Stored items:
┄┄┄┄┄┄┄┄┄┄┄┄┄┄┄┄┄┄┄┄

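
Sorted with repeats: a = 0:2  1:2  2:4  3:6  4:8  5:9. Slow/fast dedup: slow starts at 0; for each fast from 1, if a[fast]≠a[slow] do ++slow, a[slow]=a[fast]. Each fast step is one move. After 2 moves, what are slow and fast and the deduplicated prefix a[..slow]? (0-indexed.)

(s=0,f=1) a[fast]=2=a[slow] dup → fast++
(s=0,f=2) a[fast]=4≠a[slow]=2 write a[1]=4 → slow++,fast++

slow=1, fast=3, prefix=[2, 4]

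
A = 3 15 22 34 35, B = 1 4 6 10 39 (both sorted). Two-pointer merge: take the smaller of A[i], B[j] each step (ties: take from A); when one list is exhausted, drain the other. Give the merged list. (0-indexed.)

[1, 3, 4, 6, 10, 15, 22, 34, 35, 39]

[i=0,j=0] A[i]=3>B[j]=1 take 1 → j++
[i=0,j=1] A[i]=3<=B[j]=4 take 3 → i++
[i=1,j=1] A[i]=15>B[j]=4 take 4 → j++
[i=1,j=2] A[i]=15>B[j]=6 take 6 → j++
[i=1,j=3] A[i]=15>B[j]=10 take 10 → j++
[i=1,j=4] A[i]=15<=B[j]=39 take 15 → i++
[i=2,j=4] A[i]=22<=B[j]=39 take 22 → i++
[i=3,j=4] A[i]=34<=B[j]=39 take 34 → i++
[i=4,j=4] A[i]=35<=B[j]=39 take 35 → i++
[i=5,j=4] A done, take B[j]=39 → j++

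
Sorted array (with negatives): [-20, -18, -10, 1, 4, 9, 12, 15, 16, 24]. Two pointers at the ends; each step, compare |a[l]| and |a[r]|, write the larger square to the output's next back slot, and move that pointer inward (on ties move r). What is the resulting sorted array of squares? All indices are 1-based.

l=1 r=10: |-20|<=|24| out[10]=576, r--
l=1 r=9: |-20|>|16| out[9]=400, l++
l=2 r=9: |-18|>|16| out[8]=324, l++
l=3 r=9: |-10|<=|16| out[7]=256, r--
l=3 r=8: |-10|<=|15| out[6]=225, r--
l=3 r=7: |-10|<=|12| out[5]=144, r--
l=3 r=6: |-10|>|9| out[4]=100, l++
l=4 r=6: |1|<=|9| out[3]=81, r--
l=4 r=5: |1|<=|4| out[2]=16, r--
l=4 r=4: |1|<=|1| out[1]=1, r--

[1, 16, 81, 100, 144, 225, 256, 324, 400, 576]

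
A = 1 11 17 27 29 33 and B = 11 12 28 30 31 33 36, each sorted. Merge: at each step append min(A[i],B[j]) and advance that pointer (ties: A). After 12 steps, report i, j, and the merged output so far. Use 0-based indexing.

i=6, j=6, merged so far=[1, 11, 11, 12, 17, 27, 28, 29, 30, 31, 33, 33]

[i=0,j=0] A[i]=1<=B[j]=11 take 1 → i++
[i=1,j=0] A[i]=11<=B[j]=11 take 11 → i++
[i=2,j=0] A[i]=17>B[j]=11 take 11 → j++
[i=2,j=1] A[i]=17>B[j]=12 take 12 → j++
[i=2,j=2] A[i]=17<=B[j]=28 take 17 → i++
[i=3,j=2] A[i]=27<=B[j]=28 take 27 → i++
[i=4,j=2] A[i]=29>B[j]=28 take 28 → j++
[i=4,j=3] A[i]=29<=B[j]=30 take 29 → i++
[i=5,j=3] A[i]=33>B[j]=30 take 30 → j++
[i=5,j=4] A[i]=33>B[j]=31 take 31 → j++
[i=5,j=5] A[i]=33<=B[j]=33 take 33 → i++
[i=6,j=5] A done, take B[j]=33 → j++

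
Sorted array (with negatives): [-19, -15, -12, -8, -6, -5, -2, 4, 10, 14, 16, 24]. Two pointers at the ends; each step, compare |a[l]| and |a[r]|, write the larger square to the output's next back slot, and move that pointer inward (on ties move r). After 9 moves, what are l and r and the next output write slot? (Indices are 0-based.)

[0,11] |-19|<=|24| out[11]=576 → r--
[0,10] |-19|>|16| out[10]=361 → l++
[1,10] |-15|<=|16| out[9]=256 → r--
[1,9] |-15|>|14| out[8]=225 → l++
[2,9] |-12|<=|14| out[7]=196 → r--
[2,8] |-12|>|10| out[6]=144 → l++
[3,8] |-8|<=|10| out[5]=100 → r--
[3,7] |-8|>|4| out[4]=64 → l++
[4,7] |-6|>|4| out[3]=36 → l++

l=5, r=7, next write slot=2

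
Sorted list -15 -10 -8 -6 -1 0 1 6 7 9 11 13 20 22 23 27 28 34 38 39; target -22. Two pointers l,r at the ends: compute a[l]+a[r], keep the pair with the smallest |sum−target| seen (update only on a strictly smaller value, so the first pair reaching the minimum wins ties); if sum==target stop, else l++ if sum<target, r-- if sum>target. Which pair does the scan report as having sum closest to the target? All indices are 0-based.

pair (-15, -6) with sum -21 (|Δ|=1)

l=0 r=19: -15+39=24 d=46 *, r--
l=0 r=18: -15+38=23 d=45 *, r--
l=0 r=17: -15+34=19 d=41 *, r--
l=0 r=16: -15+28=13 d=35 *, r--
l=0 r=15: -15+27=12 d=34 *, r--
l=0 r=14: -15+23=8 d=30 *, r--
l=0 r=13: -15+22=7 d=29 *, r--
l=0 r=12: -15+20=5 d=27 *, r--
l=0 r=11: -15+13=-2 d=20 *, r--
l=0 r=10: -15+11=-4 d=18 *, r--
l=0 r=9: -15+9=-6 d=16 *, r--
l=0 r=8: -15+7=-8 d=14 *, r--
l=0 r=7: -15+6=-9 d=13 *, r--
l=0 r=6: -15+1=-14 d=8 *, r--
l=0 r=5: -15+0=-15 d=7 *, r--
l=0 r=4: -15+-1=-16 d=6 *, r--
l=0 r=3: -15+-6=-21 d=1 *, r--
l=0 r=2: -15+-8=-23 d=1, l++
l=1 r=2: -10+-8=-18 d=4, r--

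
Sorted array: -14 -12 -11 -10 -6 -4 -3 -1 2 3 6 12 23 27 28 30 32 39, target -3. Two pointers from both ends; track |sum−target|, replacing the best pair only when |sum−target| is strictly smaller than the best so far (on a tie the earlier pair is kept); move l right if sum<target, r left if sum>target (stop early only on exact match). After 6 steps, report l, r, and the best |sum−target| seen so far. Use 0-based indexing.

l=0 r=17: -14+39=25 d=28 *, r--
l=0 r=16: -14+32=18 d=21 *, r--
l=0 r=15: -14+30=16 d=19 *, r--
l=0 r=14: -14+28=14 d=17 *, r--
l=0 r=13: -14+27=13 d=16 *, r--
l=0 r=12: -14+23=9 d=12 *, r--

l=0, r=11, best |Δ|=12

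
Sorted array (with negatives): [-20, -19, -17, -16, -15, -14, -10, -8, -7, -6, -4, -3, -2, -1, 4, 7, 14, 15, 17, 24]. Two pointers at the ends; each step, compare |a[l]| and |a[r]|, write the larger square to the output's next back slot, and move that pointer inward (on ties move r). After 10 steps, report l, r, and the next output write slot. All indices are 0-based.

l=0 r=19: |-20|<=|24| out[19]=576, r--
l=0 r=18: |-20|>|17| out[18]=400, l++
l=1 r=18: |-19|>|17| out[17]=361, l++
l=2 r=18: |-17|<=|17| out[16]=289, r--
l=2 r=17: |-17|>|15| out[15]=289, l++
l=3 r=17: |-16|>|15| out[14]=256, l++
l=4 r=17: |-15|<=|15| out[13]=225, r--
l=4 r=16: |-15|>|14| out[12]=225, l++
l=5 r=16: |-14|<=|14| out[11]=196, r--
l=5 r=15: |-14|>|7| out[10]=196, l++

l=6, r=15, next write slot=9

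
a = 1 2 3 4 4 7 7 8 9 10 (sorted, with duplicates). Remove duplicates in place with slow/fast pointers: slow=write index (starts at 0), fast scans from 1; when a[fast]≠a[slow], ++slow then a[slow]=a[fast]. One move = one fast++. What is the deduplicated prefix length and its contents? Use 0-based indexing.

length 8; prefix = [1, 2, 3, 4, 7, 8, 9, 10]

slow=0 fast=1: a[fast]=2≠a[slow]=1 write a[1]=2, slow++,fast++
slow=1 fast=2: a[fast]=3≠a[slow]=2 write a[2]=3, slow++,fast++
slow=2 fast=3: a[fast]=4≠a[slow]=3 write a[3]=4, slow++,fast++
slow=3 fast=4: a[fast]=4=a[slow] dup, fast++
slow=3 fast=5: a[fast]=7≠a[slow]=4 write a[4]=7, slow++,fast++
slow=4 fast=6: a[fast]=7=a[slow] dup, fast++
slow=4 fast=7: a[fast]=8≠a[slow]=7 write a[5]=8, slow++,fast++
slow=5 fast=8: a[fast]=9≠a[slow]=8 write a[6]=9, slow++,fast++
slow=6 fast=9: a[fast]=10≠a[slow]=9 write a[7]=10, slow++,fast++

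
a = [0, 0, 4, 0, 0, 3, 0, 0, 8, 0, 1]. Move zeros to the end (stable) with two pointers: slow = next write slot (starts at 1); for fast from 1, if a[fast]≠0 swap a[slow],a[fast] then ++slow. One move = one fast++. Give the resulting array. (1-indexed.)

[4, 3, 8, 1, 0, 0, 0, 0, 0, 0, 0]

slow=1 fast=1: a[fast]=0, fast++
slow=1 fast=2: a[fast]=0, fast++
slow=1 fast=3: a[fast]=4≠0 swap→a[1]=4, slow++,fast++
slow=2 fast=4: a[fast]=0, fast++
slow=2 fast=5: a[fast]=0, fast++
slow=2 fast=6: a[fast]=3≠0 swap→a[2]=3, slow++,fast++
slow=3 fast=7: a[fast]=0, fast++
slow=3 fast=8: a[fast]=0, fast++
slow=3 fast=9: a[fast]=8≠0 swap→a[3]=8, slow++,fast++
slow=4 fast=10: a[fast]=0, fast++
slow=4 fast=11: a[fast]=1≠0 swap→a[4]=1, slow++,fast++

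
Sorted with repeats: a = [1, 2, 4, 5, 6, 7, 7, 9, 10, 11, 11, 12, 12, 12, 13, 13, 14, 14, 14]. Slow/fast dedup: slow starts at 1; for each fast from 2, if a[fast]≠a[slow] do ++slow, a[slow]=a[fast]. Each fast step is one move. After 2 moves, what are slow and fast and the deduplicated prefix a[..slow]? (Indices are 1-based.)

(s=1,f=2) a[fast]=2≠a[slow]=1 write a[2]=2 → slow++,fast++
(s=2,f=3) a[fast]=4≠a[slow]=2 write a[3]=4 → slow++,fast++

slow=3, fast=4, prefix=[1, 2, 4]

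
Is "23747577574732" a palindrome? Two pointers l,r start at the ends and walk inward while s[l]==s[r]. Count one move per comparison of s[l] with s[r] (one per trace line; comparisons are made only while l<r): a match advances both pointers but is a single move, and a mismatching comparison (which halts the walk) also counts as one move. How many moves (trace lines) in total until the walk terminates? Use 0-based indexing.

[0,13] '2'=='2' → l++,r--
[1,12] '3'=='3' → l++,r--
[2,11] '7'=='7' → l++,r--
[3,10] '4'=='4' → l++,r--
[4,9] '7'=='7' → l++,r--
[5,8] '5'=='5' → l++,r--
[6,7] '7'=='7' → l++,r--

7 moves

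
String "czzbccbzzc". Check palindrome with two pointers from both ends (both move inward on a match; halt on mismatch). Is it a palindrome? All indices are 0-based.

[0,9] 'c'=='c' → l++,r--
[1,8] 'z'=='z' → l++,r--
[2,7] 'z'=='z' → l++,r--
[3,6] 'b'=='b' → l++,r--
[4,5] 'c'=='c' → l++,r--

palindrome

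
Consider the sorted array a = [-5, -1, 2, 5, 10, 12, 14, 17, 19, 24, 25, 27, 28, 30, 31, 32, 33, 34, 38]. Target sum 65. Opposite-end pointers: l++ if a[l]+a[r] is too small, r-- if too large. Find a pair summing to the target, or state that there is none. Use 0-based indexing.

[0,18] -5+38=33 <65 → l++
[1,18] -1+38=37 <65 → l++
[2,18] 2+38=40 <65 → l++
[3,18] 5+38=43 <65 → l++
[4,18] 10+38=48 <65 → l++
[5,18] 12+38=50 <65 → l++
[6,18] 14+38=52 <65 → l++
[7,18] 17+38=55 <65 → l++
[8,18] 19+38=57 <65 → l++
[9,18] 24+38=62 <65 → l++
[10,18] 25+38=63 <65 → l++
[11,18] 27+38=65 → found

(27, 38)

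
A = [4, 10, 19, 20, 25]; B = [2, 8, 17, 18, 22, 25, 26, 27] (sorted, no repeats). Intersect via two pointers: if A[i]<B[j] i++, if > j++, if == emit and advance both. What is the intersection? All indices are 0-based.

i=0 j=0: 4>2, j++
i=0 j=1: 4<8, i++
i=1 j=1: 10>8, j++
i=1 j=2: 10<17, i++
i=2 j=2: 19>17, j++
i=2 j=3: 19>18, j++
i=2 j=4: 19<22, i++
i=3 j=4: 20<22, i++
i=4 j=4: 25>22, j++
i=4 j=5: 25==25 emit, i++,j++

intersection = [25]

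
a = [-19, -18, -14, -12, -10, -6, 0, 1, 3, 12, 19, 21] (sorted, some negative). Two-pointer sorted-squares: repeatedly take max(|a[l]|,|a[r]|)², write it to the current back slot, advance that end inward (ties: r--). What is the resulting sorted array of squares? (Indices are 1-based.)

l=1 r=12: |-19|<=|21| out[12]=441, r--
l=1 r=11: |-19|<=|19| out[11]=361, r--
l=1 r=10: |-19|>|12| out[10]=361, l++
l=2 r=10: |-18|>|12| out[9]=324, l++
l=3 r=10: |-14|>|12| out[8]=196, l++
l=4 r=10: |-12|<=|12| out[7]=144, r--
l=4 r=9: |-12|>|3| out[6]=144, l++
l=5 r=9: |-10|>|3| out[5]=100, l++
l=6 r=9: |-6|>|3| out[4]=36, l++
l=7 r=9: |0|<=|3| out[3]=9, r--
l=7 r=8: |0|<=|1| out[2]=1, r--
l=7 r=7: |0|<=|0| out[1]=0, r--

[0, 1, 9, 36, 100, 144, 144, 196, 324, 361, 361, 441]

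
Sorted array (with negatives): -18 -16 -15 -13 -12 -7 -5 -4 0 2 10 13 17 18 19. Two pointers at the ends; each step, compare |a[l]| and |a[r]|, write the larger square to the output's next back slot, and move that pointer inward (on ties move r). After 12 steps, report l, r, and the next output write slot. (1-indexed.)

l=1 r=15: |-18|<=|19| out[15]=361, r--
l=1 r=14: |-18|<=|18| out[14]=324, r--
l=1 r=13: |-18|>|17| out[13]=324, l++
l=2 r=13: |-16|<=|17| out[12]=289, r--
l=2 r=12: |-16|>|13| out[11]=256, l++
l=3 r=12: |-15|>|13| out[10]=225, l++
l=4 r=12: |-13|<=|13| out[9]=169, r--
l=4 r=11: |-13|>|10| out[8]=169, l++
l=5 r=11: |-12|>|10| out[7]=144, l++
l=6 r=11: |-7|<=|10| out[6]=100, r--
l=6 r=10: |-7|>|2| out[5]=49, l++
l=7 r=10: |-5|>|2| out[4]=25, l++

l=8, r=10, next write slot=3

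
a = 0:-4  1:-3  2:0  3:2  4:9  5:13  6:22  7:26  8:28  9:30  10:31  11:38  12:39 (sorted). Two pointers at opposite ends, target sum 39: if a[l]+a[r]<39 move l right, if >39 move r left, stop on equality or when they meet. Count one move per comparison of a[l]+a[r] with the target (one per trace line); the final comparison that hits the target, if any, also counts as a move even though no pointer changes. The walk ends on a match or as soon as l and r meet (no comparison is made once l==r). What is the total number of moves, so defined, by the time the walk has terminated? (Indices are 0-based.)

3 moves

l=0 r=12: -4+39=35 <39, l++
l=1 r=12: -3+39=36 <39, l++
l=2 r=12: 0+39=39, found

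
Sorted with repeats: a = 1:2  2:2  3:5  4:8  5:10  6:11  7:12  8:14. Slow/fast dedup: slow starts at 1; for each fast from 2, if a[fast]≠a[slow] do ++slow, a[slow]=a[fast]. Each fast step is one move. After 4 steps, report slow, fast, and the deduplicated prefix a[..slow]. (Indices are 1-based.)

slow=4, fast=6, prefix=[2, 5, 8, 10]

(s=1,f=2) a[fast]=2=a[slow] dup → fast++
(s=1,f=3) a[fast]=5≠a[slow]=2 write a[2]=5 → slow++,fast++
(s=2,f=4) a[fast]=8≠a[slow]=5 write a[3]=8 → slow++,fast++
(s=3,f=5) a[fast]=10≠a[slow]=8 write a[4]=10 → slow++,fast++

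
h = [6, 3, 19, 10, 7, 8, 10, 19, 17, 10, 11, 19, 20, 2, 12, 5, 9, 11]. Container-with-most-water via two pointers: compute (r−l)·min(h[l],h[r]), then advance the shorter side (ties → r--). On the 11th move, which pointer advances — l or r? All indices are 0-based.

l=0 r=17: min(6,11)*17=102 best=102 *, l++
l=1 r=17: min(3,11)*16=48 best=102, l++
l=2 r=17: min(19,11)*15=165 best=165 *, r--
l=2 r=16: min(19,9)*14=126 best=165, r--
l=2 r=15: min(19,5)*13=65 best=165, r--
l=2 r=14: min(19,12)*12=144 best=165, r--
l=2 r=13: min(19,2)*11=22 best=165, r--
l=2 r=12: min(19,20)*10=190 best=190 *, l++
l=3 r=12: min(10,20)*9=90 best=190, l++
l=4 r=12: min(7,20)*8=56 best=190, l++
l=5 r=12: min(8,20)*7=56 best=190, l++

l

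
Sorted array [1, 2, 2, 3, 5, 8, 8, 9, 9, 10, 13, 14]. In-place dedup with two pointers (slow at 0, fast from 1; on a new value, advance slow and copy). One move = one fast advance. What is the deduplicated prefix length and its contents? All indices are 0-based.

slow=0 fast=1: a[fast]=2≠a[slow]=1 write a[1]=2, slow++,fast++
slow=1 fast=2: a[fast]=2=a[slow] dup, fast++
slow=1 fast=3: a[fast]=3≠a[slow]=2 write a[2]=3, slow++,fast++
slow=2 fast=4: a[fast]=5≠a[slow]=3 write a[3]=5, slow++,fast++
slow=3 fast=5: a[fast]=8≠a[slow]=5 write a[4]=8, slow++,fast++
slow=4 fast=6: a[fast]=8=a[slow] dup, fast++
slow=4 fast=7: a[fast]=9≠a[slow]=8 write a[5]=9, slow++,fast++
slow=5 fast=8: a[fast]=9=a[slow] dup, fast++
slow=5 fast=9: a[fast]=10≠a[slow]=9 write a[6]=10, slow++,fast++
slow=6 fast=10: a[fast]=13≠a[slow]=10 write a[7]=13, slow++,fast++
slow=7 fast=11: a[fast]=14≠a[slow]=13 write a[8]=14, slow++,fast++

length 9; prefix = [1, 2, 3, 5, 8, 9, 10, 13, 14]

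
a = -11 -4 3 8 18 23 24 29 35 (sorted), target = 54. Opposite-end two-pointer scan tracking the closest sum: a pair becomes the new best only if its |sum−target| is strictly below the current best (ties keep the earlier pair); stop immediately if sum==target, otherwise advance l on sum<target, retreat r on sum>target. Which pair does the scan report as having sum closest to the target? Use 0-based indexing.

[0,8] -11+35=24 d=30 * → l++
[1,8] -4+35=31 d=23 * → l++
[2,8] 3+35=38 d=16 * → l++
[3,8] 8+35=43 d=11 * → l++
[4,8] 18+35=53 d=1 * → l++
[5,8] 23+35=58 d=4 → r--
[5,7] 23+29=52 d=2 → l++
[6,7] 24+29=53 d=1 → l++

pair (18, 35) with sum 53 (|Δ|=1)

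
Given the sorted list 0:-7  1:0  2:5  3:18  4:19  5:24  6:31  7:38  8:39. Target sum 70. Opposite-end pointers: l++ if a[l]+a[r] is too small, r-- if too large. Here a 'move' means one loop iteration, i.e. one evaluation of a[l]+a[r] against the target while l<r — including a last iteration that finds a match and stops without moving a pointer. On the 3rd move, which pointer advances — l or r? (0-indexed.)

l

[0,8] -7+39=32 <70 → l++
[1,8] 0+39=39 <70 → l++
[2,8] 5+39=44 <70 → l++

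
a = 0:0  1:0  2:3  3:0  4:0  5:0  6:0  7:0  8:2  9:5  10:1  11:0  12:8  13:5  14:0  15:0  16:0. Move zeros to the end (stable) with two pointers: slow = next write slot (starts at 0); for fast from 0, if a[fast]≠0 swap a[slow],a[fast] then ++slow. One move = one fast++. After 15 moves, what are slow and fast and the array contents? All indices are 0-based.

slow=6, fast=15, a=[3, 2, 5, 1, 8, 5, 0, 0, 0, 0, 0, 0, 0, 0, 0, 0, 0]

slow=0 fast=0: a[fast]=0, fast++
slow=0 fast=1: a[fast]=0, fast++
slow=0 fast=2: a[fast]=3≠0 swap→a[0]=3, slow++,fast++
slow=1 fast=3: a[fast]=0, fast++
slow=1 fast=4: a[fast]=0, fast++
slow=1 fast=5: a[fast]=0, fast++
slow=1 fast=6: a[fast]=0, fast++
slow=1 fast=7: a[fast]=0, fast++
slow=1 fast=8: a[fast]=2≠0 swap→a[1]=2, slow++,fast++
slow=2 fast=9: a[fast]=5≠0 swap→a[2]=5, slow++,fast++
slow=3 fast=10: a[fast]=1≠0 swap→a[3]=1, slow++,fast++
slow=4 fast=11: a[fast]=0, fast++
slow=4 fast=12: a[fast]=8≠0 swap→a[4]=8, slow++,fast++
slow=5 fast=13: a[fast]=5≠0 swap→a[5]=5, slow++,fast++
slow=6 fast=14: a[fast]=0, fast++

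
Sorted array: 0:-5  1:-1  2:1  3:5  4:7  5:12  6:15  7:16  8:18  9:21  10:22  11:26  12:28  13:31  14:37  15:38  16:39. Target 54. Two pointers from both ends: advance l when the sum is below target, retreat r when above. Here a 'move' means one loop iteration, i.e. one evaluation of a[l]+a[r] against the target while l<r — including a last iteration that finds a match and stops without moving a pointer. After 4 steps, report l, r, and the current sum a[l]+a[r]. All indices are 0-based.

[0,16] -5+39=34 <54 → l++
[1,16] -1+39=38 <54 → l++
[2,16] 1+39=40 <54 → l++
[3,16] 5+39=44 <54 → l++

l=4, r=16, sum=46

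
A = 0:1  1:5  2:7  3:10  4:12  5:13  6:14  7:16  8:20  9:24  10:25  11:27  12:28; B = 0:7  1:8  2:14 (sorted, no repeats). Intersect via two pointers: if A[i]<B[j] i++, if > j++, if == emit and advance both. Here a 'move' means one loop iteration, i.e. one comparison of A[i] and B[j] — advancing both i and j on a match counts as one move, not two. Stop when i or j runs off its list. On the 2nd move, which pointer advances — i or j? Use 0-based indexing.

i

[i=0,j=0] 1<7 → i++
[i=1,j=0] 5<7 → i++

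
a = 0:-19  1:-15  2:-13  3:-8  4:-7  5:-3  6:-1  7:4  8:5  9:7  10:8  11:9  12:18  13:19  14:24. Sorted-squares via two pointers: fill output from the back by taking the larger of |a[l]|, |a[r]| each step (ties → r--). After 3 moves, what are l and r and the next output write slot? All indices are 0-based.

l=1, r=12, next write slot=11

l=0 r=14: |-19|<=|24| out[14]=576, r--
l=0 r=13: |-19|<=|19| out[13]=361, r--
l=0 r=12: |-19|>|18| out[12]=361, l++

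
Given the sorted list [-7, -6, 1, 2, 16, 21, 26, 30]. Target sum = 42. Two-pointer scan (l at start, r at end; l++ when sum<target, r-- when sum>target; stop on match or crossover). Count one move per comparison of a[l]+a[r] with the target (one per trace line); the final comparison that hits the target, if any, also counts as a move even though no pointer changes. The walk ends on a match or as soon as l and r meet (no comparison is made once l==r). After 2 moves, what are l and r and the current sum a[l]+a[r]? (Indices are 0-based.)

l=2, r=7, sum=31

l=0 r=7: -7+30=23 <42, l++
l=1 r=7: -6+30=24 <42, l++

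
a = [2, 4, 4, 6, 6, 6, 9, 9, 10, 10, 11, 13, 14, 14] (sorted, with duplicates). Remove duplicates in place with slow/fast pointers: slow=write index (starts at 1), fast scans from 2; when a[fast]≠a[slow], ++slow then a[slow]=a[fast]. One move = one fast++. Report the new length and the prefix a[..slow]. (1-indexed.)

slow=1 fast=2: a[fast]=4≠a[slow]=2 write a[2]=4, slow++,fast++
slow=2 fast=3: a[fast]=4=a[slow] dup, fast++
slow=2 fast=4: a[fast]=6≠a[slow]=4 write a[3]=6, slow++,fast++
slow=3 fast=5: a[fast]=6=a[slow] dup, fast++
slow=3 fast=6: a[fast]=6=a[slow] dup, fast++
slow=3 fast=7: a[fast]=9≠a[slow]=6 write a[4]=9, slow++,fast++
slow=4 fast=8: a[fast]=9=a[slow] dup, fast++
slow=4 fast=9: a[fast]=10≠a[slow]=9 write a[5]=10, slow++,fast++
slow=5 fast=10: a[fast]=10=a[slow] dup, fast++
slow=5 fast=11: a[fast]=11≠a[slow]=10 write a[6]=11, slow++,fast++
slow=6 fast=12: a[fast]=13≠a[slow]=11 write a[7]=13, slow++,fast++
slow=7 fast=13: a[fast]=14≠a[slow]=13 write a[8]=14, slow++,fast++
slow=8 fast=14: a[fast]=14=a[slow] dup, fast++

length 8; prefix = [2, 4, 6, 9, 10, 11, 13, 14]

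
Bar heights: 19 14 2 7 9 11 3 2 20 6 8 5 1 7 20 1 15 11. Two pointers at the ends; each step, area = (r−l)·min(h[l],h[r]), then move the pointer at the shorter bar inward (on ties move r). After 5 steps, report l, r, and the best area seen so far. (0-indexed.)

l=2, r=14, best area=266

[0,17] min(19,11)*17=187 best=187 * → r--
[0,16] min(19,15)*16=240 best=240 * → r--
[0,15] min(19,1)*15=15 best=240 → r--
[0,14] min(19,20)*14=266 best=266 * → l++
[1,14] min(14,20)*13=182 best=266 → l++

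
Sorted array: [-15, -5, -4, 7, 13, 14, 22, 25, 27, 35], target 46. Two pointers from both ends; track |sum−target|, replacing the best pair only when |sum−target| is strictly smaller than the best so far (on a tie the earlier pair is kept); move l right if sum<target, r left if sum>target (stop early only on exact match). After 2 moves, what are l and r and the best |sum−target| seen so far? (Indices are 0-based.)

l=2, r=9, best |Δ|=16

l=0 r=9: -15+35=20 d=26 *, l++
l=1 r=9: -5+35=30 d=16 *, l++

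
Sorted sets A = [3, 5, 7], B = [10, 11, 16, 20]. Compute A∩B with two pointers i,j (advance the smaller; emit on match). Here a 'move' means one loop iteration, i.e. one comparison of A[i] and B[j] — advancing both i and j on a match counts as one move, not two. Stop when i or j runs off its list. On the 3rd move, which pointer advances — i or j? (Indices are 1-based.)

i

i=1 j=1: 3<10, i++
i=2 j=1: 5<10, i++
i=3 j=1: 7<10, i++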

┄┄┄┄┄┄┄┄┄┄┄┄┄┄┄┄┄┄┄┄

__DIRECTIONS__:
Your task is to reproduce exactly the lines that begin with the one containing "Sorted sets A" and continue to the end of the data, both ends included.

__EXPECTED ANSWER__:
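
Sorted sets A = [3, 5, 7], B = [10, 11, 16, 20]. Compute A∩B with two pointers i,j (advance the smaller; emit on match). Here a 'move' means one loop iteration, i.e. one comparison of A[i] and B[j] — advancing both i and j on a match counts as one move, not two. Stop when i or j runs off its list. On the 3rd move, which pointer advances — i or j? (Indices are 1-based.)

i

i=1 j=1: 3<10, i++
i=2 j=1: 5<10, i++
i=3 j=1: 7<10, i++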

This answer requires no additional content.